Saved data entries
__________
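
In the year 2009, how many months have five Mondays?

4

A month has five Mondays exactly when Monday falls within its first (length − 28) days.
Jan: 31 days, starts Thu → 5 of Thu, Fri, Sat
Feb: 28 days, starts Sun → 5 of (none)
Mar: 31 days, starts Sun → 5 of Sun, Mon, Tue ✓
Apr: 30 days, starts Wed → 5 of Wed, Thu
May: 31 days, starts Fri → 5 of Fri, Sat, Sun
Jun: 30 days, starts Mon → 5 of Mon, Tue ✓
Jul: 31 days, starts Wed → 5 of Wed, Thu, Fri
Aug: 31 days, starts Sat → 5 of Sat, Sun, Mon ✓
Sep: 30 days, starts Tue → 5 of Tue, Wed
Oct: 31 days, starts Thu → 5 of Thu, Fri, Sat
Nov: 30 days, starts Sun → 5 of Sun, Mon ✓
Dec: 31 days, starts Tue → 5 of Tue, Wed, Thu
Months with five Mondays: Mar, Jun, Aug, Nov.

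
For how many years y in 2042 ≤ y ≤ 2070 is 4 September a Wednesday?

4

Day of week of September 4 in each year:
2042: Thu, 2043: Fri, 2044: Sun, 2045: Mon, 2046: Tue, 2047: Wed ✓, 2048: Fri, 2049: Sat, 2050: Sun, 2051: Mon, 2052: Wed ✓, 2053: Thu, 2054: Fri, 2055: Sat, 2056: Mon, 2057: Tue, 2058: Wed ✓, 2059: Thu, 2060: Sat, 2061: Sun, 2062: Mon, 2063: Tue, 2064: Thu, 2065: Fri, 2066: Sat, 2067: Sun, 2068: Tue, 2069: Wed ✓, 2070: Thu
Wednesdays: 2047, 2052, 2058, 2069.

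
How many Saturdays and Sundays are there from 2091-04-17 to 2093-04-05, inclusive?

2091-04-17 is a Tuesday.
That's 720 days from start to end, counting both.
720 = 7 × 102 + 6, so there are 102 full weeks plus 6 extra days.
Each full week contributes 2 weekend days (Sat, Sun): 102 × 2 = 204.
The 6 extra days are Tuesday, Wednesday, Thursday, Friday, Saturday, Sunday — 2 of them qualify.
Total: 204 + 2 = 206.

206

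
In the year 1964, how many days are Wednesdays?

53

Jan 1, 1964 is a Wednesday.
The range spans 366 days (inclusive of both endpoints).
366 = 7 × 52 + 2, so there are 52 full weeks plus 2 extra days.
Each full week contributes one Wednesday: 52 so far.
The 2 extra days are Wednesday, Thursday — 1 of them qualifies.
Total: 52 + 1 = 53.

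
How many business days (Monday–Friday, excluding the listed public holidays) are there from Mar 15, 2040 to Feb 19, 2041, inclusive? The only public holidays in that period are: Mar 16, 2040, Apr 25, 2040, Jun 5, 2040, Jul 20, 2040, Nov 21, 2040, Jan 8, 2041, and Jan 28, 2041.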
__________
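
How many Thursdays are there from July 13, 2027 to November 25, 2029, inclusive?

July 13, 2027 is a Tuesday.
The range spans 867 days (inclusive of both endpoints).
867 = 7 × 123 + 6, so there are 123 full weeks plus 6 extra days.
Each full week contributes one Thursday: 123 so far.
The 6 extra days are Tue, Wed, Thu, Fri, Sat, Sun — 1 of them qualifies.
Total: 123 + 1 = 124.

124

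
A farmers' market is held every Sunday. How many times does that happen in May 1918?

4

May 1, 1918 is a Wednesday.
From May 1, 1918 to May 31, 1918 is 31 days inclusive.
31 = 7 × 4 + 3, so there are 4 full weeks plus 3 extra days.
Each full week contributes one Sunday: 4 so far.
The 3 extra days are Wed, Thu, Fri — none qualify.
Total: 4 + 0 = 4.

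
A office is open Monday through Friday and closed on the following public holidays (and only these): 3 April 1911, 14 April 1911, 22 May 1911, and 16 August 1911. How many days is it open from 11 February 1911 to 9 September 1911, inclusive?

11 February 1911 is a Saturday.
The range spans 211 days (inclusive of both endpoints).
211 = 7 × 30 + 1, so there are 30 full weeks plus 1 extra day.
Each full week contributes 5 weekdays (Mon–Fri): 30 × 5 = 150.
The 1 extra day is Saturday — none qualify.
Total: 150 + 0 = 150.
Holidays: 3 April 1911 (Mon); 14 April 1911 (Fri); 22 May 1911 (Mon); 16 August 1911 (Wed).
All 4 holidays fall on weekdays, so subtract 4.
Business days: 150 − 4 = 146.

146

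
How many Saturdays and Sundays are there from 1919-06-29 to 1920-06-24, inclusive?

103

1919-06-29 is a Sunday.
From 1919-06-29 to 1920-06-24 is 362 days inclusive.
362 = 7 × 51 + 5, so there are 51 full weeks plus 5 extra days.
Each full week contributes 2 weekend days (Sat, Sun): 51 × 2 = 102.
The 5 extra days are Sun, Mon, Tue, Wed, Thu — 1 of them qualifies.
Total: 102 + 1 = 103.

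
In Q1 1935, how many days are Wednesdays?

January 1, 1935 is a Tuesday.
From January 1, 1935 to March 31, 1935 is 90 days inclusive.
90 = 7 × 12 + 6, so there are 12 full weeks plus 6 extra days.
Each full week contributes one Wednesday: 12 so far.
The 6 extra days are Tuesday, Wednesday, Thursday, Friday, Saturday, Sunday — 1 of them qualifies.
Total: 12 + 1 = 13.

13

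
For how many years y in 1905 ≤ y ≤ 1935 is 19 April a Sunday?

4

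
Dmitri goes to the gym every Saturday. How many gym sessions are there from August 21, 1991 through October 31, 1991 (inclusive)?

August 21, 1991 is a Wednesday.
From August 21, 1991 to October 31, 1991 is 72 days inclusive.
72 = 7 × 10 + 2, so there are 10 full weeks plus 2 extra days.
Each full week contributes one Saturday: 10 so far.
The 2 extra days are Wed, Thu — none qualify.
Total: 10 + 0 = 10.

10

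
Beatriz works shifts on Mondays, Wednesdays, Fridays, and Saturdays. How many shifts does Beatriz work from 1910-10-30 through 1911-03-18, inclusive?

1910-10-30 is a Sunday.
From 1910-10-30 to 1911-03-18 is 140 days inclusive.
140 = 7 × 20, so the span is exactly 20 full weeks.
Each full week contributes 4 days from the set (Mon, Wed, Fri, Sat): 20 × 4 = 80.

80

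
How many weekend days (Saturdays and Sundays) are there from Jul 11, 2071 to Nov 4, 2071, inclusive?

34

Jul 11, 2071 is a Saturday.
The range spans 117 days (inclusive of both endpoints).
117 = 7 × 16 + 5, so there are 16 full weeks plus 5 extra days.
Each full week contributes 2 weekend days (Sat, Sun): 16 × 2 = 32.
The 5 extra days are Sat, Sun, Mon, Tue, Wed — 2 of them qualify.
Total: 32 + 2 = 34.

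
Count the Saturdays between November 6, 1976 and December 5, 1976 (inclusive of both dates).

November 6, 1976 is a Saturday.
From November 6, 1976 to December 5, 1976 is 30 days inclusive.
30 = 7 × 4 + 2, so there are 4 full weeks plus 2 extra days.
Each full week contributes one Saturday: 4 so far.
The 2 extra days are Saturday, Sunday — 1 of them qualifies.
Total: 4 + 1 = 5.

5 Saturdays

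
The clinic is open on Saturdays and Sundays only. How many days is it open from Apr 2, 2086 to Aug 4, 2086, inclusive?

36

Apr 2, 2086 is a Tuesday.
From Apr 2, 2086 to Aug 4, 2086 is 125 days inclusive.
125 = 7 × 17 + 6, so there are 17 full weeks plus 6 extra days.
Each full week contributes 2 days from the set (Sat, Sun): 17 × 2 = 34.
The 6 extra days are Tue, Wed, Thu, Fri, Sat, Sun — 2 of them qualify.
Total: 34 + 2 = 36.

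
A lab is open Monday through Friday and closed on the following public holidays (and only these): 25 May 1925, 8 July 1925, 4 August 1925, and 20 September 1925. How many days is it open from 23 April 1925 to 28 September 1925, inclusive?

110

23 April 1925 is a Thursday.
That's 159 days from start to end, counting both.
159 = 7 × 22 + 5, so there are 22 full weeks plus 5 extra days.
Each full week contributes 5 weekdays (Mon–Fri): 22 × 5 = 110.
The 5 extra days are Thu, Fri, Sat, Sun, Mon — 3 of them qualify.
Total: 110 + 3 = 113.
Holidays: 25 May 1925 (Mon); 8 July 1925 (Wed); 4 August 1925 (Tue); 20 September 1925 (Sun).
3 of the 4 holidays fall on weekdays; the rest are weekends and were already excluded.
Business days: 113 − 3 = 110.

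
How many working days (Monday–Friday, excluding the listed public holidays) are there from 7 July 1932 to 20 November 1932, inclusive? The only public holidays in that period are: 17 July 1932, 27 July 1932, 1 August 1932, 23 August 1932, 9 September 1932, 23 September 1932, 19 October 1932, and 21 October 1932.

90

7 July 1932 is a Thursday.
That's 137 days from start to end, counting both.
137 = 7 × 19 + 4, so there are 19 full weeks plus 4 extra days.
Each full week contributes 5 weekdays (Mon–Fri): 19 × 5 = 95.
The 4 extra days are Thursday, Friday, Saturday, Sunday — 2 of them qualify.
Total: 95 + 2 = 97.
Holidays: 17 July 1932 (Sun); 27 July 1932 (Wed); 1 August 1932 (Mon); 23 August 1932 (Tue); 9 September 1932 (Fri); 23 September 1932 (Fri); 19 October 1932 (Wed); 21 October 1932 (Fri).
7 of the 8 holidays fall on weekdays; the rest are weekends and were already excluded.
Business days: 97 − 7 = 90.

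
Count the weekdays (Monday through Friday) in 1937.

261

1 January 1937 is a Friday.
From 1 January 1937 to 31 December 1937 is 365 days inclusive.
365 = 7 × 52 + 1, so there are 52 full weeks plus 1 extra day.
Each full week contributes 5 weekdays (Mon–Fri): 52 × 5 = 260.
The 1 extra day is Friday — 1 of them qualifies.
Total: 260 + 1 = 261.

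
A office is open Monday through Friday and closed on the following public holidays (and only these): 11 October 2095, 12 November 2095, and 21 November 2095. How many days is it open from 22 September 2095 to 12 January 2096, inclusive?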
__________
◆ **Instructions to follow**
Transcribe the records above exactly, beginning at the line that contains "Count the weekdays" and ending with the line that contains "January 2096, inclusive?", both included, and nothing else.

◆ **Written response**
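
Count the weekdays (Monday through Friday) in 1937.

261

1 January 1937 is a Friday.
From 1 January 1937 to 31 December 1937 is 365 days inclusive.
365 = 7 × 52 + 1, so there are 52 full weeks plus 1 extra day.
Each full week contributes 5 weekdays (Mon–Fri): 52 × 5 = 260.
The 1 extra day is Friday — 1 of them qualifies.
Total: 260 + 1 = 261.

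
A office is open Monday through Friday and closed on the following public holidays (and only these): 11 October 2095, 12 November 2095, and 21 November 2095. How many days is it open from 22 September 2095 to 12 January 2096, inclusive?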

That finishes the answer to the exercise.